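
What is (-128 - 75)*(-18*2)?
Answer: 7308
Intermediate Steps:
(-128 - 75)*(-18*2) = -203*(-36) = 7308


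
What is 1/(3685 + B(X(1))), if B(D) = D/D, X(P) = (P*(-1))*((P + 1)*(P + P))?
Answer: 1/3686 ≈ 0.00027130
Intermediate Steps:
X(P) = -2*P²*(1 + P) (X(P) = (-P)*((1 + P)*(2*P)) = (-P)*(2*P*(1 + P)) = -2*P²*(1 + P))
B(D) = 1
1/(3685 + B(X(1))) = 1/(3685 + 1) = 1/3686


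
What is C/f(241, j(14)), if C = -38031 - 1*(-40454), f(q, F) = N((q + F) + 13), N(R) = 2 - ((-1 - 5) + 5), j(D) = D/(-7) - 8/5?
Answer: 2423/3 ≈ 807.67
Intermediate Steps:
j(D) = -8/5 - D/7 (j(D) = D*(-⅐) - 8*⅕ = -D/7 - 8/5 = -8/5 - D/7)
N(R) = 3 (N(R) = 2 - (-6 + 5) = 2 - 1*(-1) = 2 + 1 = 3)
f(q, F) = 3
C = 2423 (C = -38031 + 40454 = 2423)
C/f(241, j(14)) = 2423/3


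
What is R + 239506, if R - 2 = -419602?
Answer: -180094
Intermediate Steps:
R = -419600 (R = 2 - 419602 = -419600)
R + 239506 = -419600 + 239506 = -180094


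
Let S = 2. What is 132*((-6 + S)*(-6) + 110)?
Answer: 17688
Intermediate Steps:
132*((-6 + S)*(-6) + 110) = 132*((-6 + 2)*(-6) + 110) = 132*(-4*(-6) + 110) = 132*(24 + 110) = 132*134 = 17688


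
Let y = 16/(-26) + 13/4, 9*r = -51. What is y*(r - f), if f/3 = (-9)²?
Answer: -51101/78 ≈ -655.14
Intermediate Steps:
r = -17/3 (r = (⅑)*(-51) = -17/3 ≈ -5.6667)
f = 243 (f = 3*(-9)² = 3*81 = 243)
y = 137/52 (y = 16*(-1/26) + 13*(¼) = -8/13 + 13/4 = 137/52 ≈ 2.6346)
y*(r - f) = 137*(-17/3 - 1*243)/52 = 137*(-17/3 - 243)/52 = (137/52)*(-746/3) = -51101/78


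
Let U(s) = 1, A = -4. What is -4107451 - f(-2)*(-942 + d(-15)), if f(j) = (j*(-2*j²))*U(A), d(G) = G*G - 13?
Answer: -4095771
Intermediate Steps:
d(G) = -13 + G² (d(G) = G² - 13 = -13 + G²)
f(j) = -2*j³ (f(j) = (j*(-2*j²))*1 = -2*j³*1 = -2*j³)
-4107451 - f(-2)*(-942 + d(-15)) = -4107451 - (-2*(-2)³)*(-942 + (-13 + (-15)²)) = -4107451 - (-2*(-8))*(-942 + (-13 + 225)) = -4107451 - 16*(-942 + 212) = -4107451 - 16*(-730) = -4107451 - 1*(-11680) = -4107451 + 11680 = -4095771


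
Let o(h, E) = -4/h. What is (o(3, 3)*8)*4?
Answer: -128/3 ≈ -42.667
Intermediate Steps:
(o(3, 3)*8)*4 = (-4/3*8)*4 = (-4*1/3*8)*4 = -4/3*8*4 = -32/3*4 = -128/3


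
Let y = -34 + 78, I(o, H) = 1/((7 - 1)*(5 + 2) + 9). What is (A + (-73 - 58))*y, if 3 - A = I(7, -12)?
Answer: -287276/51 ≈ -5632.9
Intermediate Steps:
I(o, H) = 1/51 (I(o, H) = 1/(6*7 + 9) = 1/(42 + 9) = 1/51)
y = 44
A = 152/51 (A = 3 - 1*1/51 = 3 - 1/51 = 152/51 ≈ 2.9804)
(A + (-73 - 58))*y = (152/51 + (-73 - 58))*44 = (152/51 - 131)*44 = -6529/51*44 = -287276/51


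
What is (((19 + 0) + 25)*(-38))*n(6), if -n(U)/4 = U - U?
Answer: 0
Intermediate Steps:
n(U) = 0 (n(U) = -4*(U - U) = -4*0 = 0)
(((19 + 0) + 25)*(-38))*n(6) = (((19 + 0) + 25)*(-38))*0 = ((19 + 25)*(-38))*0 = (44*(-38))*0 = -1672*0 = 0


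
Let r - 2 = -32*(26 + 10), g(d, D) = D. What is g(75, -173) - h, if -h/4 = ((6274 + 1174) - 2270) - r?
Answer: 25139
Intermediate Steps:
r = -1150 (r = 2 - 32*(26 + 10) = 2 - 32*36 = 2 - 1152 = -1150)
h = -25312 (h = -4*(((6274 + 1174) - 2270) - 1*(-1150)) = -4*((7448 - 2270) + 1150) = -4*(5178 + 1150) = -4*6328 = -25312)
g(75, -173) - h = -173 - 1*(-25312) = -173 + 25312 = 25139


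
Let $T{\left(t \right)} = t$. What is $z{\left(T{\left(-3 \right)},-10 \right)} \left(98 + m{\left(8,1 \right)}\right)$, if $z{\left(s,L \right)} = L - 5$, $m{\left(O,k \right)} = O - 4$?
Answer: $-1530$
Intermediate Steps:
$m{\left(O,k \right)} = -4 + O$ ($m{\left(O,k \right)} = O - 4 = -4 + O$)
$z{\left(s,L \right)} = -5 + L$
$z{\left(T{\left(-3 \right)},-10 \right)} \left(98 + m{\left(8,1 \right)}\right) = \left(-5 - 10\right) \left(98 + \left(-4 + 8\right)\right) = - 15 \left(98 + 4\right) = \left(-15\right) 102 = -1530$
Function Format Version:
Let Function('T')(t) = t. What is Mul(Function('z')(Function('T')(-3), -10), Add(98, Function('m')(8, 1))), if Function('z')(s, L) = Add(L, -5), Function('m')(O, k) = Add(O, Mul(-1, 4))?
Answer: -1530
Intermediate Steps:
Function('m')(O, k) = Add(-4, O) (Function('m')(O, k) = Add(O, -4) = Add(-4, O))
Function('z')(s, L) = Add(-5, L)
Mul(Function('z')(Function('T')(-3), -10), Add(98, Function('m')(8, 1))) = Mul(Add(-5, -10), Add(98, Add(-4, 8))) = Mul(-15, Add(98, 4)) = Mul(-15, 102) = -1530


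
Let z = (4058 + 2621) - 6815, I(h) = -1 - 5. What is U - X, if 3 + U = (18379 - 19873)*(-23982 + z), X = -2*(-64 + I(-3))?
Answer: 36032149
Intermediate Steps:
I(h) = -6
X = 140 (X = -2*(-64 - 6) = -2*(-70) = 140)
z = -136 (z = 6679 - 6815 = -136)
U = 36032289 (U = -3 + (18379 - 19873)*(-23982 - 136) = -3 - 1494*(-24118) = -3 + 36032292 = 36032289)
U - X = 36032289 - 1*140 = 36032289 - 140 = 36032149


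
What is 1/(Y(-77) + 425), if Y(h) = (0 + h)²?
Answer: 1/6354 ≈ 0.00015738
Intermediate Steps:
Y(h) = h²
1/(Y(-77) + 425) = 1/((-77)² + 425) = 1/(5929 + 425) = 1/6354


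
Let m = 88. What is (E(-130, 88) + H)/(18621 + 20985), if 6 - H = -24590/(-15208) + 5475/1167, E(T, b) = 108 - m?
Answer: 58246801/117152805336 ≈ 0.00049719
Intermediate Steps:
E(T, b) = 20 (E(T, b) = 108 - 1*88 = 108 - 88 = 20)
H = -912319/2957956 (H = 6 - (-24590/(-15208) + 5475/1167) = 6 - (-24590*(-1/15208) + 5475*(1/1167)) = 6 - (12295/7604 + 1825/389) = 6 - 1*18660055/2957956 = 6 - 18660055/2957956 = -912319/2957956 ≈ -0.30843)
(E(-130, 88) + H)/(18621 + 20985) = (20 - 912319/2957956)/(18621 + 20985) = (58246801/2957956)/39606 = (58246801/2957956)*(1/39606) = 58246801/117152805336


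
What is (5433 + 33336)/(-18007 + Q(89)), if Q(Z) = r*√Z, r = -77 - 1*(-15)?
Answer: -698113383/323909933 + 2403678*√89/323909933 ≈ -2.0853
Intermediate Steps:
r = -62 (r = -77 + 15 = -62)
Q(Z) = -62*√Z
(5433 + 33336)/(-18007 + Q(89)) = (5433 + 33336)/(-18007 - 62*√89) = 38769/(-18007 - 62*√89)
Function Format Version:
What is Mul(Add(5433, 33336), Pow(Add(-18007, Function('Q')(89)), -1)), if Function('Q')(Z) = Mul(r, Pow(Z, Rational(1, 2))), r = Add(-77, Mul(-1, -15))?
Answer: Add(Rational(-698113383, 323909933), Mul(Rational(2403678, 323909933), Pow(89, Rational(1, 2)))) ≈ -2.0853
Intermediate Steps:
r = -62 (r = Add(-77, 15) = -62)
Function('Q')(Z) = Mul(-62, Pow(Z, Rational(1, 2)))
Mul(Add(5433, 33336), Pow(Add(-18007, Function('Q')(89)), -1)) = Mul(Add(5433, 33336), Pow(Add(-18007, Mul(-62, Pow(89, Rational(1, 2)))), -1)) = Mul(38769, Pow(Add(-18007, Mul(-62, Pow(89, Rational(1, 2)))), -1))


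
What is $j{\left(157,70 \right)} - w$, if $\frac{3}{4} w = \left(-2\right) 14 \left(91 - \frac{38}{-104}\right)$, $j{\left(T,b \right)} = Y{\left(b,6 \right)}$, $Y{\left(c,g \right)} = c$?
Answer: $\frac{135758}{39} \approx 3481.0$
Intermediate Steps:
$j{\left(T,b \right)} = b$
$w = - \frac{133028}{39}$ ($w = \frac{4 \left(-2\right) 14 \left(91 - \frac{38}{-104}\right)}{3} = \frac{4 \left(- 28 \left(91 - - \frac{19}{52}\right)\right)}{3} = \frac{4 \left(- 28 \left(91 + \frac{19}{52}\right)\right)}{3} = \frac{4 \left(\left(-28\right) \frac{4751}{52}\right)}{3} = \frac{4}{3} \left(- \frac{33257}{13}\right) = - \frac{133028}{39} \approx -3411.0$)
$j{\left(157,70 \right)} - w = 70 - - \frac{133028}{39} = 70 + \frac{133028}{39} = \frac{135758}{39}$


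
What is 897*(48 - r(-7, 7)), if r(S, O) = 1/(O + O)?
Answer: 601887/14 ≈ 42992.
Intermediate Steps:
r(S, O) = 1/(2*O)
897*(48 - r(-7, 7)) = 897*(48 - 1/(2*7)) = 897*(48 - 1*1/14) = 897*(48 - 1/14) = 897*(671/14) = 601887/14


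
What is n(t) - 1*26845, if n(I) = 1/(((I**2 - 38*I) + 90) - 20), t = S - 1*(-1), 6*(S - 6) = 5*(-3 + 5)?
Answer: -44509019/1658 ≈ -26845.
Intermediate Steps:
S = 23/3 (S = 6 + (5*(-3 + 5))/6 = 6 + (5*2)/6 = 6 + (1/6)*10 = 6 + 5/3 = 23/3 ≈ 7.6667)
t = 26/3 (t = 23/3 - 1*(-1) = 23/3 + 1 = 26/3 ≈ 8.6667)
n(I) = 1/(70 + I**2 - 38*I) (n(I) = 1/((90 + I**2 - 38*I) - 20) = 1/(70 + I**2 - 38*I))
n(t) - 1*26845 = 1/(70 + (26/3)**2 - 38*26/3) - 1*26845 = 1/(70 + 676/9 - 988/3) - 26845 = 1/(-1658/9) - 26845 = -9/1658 - 26845 = -44509019/1658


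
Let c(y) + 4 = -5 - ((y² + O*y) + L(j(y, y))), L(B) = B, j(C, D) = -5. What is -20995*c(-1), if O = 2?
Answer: 62985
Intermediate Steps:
c(y) = -4 - y² - 2*y (c(y) = -4 + (-5 - ((y² + 2*y) - 5)) = -4 + (-5 - (-5 + y² + 2*y)) = -4 + (-5 + (5 - y² - 2*y)) = -4 + (-y² - 2*y) = -4 - y² - 2*y)
-20995*c(-1) = -20995*(-4 - 1*(-1)² - 2*(-1)) = -20995*(-4 - 1*1 + 2) = -20995*(-4 - 1 + 2) = -20995*(-3) = 62985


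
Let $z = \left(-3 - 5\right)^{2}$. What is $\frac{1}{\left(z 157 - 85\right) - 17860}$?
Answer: $- \frac{1}{7897} \approx -0.00012663$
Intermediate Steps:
$z = 64$ ($z = \left(-8\right)^{2} = 64$)
$\frac{1}{\left(z 157 - 85\right) - 17860} = \frac{1}{\left(64 \cdot 157 - 85\right) - 17860} = \frac{1}{\left(10048 - 85\right) - 17860} = \frac{1}{9963 - 17860} = \frac{1}{-7897} = - \frac{1}{7897}$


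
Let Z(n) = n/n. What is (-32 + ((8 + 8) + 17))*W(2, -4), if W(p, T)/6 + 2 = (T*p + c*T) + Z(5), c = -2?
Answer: -6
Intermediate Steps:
Z(n) = 1
W(p, T) = -6 - 12*T + 6*T*p (W(p, T) = -12 + 6*((T*p - 2*T) + 1) = -12 + 6*((-2*T + T*p) + 1) = -12 + 6*(1 - 2*T + T*p) = -12 + (6 - 12*T + 6*T*p) = -6 - 12*T + 6*T*p)
(-32 + ((8 + 8) + 17))*W(2, -4) = (-32 + ((8 + 8) + 17))*(-6 - 12*(-4) + 6*(-4)*2) = (-32 + (16 + 17))*(-6 + 48 - 48) = (-32 + 33)*(-6) = 1*(-6) = -6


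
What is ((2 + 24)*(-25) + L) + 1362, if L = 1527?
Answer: 2239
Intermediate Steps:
((2 + 24)*(-25) + L) + 1362 = ((2 + 24)*(-25) + 1527) + 1362 = (26*(-25) + 1527) + 1362 = (-650 + 1527) + 1362 = 877 + 1362 = 2239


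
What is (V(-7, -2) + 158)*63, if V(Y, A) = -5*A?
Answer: 10584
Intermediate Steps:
(V(-7, -2) + 158)*63 = (-5*(-2) + 158)*63 = (10 + 158)*63 = 168*63 = 10584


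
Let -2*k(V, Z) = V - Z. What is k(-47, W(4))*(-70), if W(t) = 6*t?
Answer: -2485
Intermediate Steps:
k(V, Z) = Z/2 - V/2 (k(V, Z) = -(V - Z)/2 = Z/2 - V/2)
k(-47, W(4))*(-70) = ((6*4)/2 - ½*(-47))*(-70) = ((½)*24 + 47/2)*(-70) = (12 + 47/2)*(-70) = (71/2)*(-70) = -2485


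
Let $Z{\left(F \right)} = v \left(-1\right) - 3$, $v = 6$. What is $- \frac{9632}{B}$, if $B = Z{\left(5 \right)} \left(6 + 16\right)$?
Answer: $\frac{4816}{99} \approx 48.646$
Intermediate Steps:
$Z{\left(F \right)} = -9$ ($Z{\left(F \right)} = 6 \left(-1\right) - 3 = -6 - 3 = -9$)
$B = -198$ ($B = - 9 \left(6 + 16\right) = \left(-9\right) 22 = -198$)
$- \frac{9632}{B} = - \frac{9632}{-198} = \left(-9632\right) \left(- \frac{1}{198}\right) = \frac{4816}{99}$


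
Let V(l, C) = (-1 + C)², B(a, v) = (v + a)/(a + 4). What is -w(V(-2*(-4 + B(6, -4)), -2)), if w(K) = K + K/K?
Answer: -10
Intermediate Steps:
B(a, v) = (a + v)/(4 + a)
w(K) = 1 + K (w(K) = K + 1 = 1 + K)
-w(V(-2*(-4 + B(6, -4)), -2)) = -(1 + (-1 - 2)²) = -(1 + (-3)²) = -(1 + 9) = -1*10 = -10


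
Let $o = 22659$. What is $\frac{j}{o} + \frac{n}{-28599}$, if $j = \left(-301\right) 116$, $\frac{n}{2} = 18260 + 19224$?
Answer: $- \frac{42813692}{10286107} \approx -4.1623$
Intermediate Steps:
$n = 74968$ ($n = 2 \left(18260 + 19224\right) = 2 \cdot 37484 = 74968$)
$j = -34916$
$\frac{j}{o} + \frac{n}{-28599} = - \frac{34916}{22659} + \frac{74968}{-28599} = \left(-34916\right) \frac{1}{22659} + 74968 \left(- \frac{1}{28599}\right) = - \frac{4988}{3237} - \frac{74968}{28599} = - \frac{42813692}{10286107}$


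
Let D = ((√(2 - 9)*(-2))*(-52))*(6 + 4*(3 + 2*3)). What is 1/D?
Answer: -I*√7/30576 ≈ -8.653e-5*I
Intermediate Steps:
D = 4368*I*√7 (D = ((√(-7)*(-2))*(-52))*(6 + 4*(3 + 6)) = (((I*√7)*(-2))*(-52))*(6 + 4*9) = (-2*I*√7*(-52))*(6 + 36) = (104*I*√7)*42 = 4368*I*√7 ≈ 11557.0*I)
1/D = 1/(4368*I*√7) = -I*√7/30576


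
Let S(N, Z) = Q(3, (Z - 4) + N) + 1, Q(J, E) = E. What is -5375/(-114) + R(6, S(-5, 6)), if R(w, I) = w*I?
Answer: 4007/114 ≈ 35.149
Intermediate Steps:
S(N, Z) = -3 + N + Z (S(N, Z) = ((Z - 4) + N) + 1 = ((-4 + Z) + N) + 1 = (-4 + N + Z) + 1 = -3 + N + Z)
R(w, I) = I*w
-5375/(-114) + R(6, S(-5, 6)) = -5375/(-114) + (-3 - 5 + 6)*6 = -5375*(-1)/114 - 2*6 = -125*(-43/114) - 12 = 5375/114 - 12 = 4007/114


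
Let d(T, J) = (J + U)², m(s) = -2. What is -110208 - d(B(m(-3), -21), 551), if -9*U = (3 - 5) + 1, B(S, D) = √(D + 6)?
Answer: -33528448/81 ≈ -4.1393e+5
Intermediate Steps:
B(S, D) = √(6 + D)
U = ⅑ (U = -((3 - 5) + 1)/9 = -(-2 + 1)/9 = -⅑*(-1) = ⅑ ≈ 0.11111)
d(T, J) = (⅑ + J)² (d(T, J) = (J + ⅑)² = (⅑ + J)²)
-110208 - d(B(m(-3), -21), 551) = -110208 - (1 + 9*551)²/81 = -110208 - (1 + 4959)²/81 = -110208 - 4960²/81 = -110208 - 24601600/81 = -33528448/81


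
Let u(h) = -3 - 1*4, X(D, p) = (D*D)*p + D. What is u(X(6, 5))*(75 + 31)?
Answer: -742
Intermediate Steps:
X(D, p) = D + p*D² (X(D, p) = D²*p + D = p*D² + D = D + p*D²)
u(h) = -7 (u(h) = -3 - 4 = -7)
u(X(6, 5))*(75 + 31) = -7*(75 + 31) = -7*106 = -742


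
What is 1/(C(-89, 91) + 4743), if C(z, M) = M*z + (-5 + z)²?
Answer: 1/5480 ≈ 0.00018248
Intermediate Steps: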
_____
Could you repeat exactly the lines above from the line with "Let $o = 22659$." up to and including the line with "Answer: -I*√7/30576 ≈ -8.653e-5*I", and only those?

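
Let $o = 22659$. What is $\frac{j}{o} + \frac{n}{-28599}$, if $j = \left(-301\right) 116$, $\frac{n}{2} = 18260 + 19224$?
Answer: $- \frac{42813692}{10286107} \approx -4.1623$
Intermediate Steps:
$n = 74968$ ($n = 2 \left(18260 + 19224\right) = 2 \cdot 37484 = 74968$)
$j = -34916$
$\frac{j}{o} + \frac{n}{-28599} = - \frac{34916}{22659} + \frac{74968}{-28599} = \left(-34916\right) \frac{1}{22659} + 74968 \left(- \frac{1}{28599}\right) = - \frac{4988}{3237} - \frac{74968}{28599} = - \frac{42813692}{10286107}$


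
Let D = ((√(2 - 9)*(-2))*(-52))*(6 + 4*(3 + 2*3)). What is 1/D?
Answer: -I*√7/30576 ≈ -8.653e-5*I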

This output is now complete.